▸ TASK STATEMENT: Which lines of the data below hold "country"? Copy each of them.

--- START ---

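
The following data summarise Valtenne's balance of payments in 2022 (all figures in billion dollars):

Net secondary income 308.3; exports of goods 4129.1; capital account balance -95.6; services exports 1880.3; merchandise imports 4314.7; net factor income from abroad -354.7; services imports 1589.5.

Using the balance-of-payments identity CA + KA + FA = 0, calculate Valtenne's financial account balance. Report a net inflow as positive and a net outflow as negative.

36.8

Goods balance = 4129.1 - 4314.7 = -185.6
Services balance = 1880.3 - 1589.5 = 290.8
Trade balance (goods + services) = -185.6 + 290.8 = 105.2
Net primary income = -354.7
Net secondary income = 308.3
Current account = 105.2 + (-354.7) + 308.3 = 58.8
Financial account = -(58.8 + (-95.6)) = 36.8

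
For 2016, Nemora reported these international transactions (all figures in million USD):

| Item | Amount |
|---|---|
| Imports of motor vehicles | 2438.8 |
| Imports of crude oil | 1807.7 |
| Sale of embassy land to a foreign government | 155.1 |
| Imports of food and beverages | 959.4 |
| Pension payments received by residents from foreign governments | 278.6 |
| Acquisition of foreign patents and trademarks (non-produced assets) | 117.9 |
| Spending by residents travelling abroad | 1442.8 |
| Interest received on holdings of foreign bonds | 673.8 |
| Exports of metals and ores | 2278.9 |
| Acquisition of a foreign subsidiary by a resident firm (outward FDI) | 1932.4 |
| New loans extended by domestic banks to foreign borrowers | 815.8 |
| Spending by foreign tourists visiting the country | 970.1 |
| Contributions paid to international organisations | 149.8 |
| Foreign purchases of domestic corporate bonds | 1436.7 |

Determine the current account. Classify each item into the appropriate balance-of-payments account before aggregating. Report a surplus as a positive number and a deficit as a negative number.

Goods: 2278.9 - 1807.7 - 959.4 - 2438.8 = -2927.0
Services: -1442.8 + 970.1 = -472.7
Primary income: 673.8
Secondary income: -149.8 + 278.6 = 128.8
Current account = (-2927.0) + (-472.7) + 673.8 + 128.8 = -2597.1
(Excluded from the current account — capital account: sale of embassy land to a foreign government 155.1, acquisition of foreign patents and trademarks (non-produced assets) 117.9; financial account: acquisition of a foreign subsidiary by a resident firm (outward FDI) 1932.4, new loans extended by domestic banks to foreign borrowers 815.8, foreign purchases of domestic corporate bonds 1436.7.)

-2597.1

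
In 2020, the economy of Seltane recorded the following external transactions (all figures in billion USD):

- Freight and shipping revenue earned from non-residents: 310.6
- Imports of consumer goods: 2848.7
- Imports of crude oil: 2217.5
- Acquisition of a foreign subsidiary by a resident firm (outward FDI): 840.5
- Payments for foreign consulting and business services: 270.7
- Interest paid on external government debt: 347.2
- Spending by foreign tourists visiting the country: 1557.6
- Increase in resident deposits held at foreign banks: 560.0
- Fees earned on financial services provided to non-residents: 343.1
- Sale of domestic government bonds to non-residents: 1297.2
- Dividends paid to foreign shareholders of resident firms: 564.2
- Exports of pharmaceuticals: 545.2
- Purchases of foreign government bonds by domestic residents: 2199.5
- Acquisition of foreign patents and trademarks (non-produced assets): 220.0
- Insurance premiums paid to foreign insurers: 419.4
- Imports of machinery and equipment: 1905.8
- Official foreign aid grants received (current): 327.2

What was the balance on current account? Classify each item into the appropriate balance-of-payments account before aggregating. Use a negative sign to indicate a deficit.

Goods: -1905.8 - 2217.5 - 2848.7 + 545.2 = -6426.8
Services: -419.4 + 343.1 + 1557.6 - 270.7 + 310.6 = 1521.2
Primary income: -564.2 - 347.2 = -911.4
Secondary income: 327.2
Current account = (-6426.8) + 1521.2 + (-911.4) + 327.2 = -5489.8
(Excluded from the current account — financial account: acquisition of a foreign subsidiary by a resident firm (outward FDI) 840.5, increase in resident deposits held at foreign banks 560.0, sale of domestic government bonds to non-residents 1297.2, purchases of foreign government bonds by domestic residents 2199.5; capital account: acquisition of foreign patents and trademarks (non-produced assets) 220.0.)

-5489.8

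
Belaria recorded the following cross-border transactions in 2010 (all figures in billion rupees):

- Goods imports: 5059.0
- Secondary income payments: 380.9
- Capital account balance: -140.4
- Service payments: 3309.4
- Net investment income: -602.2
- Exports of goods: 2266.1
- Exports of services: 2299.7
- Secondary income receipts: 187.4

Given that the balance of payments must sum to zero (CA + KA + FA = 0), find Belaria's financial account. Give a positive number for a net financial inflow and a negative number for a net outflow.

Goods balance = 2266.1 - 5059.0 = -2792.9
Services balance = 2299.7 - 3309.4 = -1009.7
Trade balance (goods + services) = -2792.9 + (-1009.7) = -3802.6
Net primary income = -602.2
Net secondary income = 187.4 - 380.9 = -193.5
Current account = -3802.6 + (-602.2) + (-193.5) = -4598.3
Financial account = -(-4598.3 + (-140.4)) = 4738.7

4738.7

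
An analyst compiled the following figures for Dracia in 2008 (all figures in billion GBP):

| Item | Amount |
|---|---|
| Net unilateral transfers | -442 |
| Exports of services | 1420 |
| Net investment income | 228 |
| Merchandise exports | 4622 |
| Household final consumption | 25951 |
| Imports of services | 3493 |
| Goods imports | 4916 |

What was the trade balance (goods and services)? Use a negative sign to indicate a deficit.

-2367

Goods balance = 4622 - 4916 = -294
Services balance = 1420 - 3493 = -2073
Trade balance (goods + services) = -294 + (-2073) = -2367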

--- END ---
--- START ---

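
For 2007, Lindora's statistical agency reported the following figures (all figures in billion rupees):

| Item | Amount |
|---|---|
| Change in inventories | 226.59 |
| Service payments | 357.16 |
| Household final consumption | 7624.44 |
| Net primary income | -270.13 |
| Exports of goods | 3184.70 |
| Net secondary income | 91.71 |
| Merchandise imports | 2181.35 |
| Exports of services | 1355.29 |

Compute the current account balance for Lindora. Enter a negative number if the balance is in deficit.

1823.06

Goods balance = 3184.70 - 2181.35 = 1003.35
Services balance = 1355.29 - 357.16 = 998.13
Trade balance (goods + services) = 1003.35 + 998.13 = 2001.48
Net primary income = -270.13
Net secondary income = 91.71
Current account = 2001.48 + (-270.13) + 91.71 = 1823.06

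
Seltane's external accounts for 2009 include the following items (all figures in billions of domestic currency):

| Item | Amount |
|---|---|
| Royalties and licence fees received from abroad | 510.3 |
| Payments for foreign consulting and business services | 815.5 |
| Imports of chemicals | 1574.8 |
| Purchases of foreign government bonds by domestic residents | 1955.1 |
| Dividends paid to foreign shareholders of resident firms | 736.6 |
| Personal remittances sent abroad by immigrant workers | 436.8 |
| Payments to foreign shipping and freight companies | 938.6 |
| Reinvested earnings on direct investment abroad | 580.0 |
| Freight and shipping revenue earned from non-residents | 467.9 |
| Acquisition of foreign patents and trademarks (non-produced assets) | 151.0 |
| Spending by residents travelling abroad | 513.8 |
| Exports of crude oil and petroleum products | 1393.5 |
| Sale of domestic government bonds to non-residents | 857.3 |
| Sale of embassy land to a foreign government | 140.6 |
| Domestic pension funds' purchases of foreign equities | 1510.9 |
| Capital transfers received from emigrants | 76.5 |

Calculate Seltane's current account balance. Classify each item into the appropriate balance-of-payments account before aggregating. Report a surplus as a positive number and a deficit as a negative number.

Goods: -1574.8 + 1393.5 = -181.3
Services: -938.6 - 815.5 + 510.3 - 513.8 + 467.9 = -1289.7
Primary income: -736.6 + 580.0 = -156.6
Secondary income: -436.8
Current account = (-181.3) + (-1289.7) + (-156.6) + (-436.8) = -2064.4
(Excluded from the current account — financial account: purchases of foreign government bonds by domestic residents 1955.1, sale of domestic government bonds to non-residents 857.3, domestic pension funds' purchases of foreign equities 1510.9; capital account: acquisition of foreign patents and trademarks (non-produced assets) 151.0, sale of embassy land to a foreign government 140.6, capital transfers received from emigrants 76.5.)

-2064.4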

--- END ---

▸ RESULT FOR THIS TASK:
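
| Spending by foreign tourists visiting the country | 970.1 |
- Spending by foreign tourists visiting the country: 1557.6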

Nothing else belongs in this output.